# PROBLEM:
Would you return, word for word, the lines of the data below from the line with "(±0.15, ±0.1) m" through the line with "step 5: (ω₁,ω₂,ω₃,ω₄)=(-3, -1, -2.5, 6.5), dt=0.5", and no others?

(Items from a dataset)
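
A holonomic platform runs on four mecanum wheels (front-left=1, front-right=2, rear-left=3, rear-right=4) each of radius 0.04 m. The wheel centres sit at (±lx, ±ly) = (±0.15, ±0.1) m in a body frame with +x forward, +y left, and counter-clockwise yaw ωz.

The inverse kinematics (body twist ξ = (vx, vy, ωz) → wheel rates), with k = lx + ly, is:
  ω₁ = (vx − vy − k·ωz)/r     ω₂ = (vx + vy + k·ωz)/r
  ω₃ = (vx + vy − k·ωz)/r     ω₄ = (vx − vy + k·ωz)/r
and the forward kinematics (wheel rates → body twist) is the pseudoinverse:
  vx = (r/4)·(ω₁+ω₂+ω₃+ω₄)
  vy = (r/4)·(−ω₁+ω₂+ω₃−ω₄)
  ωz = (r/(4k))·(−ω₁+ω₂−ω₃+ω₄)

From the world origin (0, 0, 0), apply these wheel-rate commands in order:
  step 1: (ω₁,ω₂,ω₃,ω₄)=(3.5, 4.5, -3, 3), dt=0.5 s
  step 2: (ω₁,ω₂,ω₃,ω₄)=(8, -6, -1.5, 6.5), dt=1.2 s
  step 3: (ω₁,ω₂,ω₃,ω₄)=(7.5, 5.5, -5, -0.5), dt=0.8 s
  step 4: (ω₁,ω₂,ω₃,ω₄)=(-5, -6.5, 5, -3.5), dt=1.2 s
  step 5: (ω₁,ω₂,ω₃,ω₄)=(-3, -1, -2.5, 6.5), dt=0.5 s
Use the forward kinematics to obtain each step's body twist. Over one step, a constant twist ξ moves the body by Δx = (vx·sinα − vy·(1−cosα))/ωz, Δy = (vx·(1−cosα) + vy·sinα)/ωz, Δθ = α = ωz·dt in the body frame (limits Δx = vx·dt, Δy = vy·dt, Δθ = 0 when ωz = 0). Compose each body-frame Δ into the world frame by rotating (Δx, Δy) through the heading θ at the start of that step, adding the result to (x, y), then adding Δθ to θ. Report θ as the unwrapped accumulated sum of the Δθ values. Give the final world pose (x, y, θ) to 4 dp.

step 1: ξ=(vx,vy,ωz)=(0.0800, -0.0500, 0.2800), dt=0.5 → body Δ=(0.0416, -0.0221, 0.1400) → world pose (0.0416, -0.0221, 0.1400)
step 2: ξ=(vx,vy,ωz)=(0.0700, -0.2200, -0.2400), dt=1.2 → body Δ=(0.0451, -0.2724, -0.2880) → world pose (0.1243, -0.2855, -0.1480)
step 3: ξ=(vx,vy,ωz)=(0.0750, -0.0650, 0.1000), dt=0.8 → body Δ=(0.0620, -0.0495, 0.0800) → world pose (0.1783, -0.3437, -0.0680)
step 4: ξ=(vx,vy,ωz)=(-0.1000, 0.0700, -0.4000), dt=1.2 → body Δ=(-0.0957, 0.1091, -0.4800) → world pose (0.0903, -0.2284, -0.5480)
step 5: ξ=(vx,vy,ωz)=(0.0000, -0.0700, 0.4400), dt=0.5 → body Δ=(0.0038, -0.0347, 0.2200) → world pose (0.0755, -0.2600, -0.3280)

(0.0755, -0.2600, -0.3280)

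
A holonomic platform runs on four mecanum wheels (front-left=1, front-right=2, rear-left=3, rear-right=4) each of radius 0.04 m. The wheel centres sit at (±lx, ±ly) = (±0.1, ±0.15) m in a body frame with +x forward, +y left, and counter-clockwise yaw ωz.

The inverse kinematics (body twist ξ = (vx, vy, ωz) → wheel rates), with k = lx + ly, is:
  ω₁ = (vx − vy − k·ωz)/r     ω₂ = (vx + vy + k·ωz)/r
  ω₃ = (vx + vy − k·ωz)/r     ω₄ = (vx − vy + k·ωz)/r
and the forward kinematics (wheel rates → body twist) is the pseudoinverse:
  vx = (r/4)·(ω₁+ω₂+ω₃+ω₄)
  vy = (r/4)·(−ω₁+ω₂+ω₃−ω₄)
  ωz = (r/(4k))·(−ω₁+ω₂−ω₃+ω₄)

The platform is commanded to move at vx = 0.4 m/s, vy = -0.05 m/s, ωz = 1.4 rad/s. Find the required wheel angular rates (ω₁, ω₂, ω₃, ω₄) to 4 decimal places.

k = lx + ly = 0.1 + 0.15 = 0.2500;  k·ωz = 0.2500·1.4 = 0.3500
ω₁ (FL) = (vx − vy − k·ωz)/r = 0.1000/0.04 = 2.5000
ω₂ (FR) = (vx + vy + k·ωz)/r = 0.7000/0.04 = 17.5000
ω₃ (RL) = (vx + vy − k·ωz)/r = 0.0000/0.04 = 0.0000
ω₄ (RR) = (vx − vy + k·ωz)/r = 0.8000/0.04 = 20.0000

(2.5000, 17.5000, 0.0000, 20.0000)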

...

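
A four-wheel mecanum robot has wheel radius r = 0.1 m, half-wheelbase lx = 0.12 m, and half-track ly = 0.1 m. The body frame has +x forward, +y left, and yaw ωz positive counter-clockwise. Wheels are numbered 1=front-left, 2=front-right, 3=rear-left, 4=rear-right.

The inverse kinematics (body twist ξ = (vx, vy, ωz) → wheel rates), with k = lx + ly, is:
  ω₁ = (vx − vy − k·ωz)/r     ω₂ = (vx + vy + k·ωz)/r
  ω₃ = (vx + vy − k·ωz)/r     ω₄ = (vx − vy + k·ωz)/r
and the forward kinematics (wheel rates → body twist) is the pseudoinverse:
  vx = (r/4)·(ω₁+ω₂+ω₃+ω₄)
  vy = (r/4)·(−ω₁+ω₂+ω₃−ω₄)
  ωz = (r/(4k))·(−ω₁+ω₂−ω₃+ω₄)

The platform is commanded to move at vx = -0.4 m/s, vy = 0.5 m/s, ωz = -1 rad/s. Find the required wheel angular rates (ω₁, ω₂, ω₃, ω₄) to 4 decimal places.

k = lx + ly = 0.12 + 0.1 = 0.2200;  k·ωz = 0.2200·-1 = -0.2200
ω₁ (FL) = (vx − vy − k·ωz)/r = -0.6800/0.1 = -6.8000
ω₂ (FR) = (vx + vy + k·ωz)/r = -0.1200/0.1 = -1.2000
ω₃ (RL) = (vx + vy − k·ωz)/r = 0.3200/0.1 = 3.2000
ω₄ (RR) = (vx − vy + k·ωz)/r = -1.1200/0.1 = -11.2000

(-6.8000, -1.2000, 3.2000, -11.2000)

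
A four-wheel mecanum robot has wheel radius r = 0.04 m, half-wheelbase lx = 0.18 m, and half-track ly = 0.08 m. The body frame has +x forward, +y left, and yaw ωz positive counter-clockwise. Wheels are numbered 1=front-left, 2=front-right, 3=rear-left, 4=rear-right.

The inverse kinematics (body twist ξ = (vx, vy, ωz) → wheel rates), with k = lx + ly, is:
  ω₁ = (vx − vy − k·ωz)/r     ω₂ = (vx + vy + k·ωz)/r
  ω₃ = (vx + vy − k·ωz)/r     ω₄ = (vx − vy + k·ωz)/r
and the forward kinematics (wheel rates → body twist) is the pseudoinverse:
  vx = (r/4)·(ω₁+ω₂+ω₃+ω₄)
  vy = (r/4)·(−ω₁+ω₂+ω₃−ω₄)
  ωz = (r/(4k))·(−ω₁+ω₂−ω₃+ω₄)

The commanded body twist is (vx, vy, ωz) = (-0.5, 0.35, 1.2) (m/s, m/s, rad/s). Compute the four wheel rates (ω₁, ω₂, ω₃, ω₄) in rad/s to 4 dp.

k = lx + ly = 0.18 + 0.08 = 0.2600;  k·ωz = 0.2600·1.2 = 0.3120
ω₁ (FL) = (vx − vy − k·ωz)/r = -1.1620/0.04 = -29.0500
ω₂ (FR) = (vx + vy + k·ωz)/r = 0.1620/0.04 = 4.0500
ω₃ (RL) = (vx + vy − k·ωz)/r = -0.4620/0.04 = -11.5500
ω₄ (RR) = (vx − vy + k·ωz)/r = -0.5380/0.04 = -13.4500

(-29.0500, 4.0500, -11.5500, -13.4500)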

* * *

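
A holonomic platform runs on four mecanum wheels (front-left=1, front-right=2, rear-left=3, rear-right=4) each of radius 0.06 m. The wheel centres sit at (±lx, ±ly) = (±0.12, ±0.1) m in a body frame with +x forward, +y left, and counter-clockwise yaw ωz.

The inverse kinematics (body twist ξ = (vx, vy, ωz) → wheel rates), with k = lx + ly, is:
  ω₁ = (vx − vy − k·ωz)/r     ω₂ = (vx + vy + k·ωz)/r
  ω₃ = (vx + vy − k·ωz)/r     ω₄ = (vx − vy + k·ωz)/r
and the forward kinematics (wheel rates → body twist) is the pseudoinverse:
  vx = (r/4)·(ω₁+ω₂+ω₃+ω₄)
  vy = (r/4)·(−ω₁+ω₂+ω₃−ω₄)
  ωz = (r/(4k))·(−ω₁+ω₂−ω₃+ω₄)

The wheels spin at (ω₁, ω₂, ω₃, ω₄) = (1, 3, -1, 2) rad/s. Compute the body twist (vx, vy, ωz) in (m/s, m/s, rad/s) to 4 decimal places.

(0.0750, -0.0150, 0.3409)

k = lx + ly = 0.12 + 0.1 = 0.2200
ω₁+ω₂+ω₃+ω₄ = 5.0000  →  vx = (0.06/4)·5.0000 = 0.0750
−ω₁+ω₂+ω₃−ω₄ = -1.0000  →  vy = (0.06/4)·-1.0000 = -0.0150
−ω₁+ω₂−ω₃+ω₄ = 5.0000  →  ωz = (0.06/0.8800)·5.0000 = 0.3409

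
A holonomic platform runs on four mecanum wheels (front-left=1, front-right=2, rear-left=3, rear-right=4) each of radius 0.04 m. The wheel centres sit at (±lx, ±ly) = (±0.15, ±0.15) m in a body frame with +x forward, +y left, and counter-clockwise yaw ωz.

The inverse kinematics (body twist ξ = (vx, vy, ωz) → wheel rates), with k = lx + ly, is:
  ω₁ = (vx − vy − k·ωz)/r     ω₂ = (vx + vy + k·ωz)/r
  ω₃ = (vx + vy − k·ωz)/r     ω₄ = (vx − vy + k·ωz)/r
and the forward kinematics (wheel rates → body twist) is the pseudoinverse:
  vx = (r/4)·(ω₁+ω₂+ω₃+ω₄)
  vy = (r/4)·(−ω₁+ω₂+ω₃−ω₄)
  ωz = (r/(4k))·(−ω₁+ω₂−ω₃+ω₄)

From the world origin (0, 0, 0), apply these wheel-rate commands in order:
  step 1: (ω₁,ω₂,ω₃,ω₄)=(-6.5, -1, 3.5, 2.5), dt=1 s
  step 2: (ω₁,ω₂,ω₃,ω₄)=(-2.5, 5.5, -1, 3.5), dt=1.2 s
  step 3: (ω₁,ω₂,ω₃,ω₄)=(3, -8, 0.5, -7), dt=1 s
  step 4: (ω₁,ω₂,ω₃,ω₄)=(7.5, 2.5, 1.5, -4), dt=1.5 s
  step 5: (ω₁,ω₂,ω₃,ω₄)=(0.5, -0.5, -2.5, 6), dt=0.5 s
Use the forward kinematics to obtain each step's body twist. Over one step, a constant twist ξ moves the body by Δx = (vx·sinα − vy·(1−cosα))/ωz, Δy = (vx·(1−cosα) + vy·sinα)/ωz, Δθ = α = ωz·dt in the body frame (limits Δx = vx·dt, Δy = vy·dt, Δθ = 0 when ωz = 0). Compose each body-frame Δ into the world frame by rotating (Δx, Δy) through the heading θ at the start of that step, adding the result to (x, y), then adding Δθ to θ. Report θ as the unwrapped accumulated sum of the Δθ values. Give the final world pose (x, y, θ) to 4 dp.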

# ANSWER AREA:
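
A holonomic platform runs on four mecanum wheels (front-left=1, front-right=2, rear-left=3, rear-right=4) each of radius 0.04 m. The wheel centres sit at (±lx, ±ly) = (±0.15, ±0.1) m in a body frame with +x forward, +y left, and counter-clockwise yaw ωz.

The inverse kinematics (body twist ξ = (vx, vy, ωz) → wheel rates), with k = lx + ly, is:
  ω₁ = (vx − vy − k·ωz)/r     ω₂ = (vx + vy + k·ωz)/r
  ω₃ = (vx + vy − k·ωz)/r     ω₄ = (vx − vy + k·ωz)/r
and the forward kinematics (wheel rates → body twist) is the pseudoinverse:
  vx = (r/4)·(ω₁+ω₂+ω₃+ω₄)
  vy = (r/4)·(−ω₁+ω₂+ω₃−ω₄)
  ωz = (r/(4k))·(−ω₁+ω₂−ω₃+ω₄)

From the world origin (0, 0, 0), apply these wheel-rate commands in order:
  step 1: (ω₁,ω₂,ω₃,ω₄)=(3.5, 4.5, -3, 3), dt=0.5 s
  step 2: (ω₁,ω₂,ω₃,ω₄)=(8, -6, -1.5, 6.5), dt=1.2 s
  step 3: (ω₁,ω₂,ω₃,ω₄)=(7.5, 5.5, -5, -0.5), dt=0.8 s
  step 4: (ω₁,ω₂,ω₃,ω₄)=(-5, -6.5, 5, -3.5), dt=1.2 s
  step 5: (ω₁,ω₂,ω₃,ω₄)=(-3, -1, -2.5, 6.5), dt=0.5 s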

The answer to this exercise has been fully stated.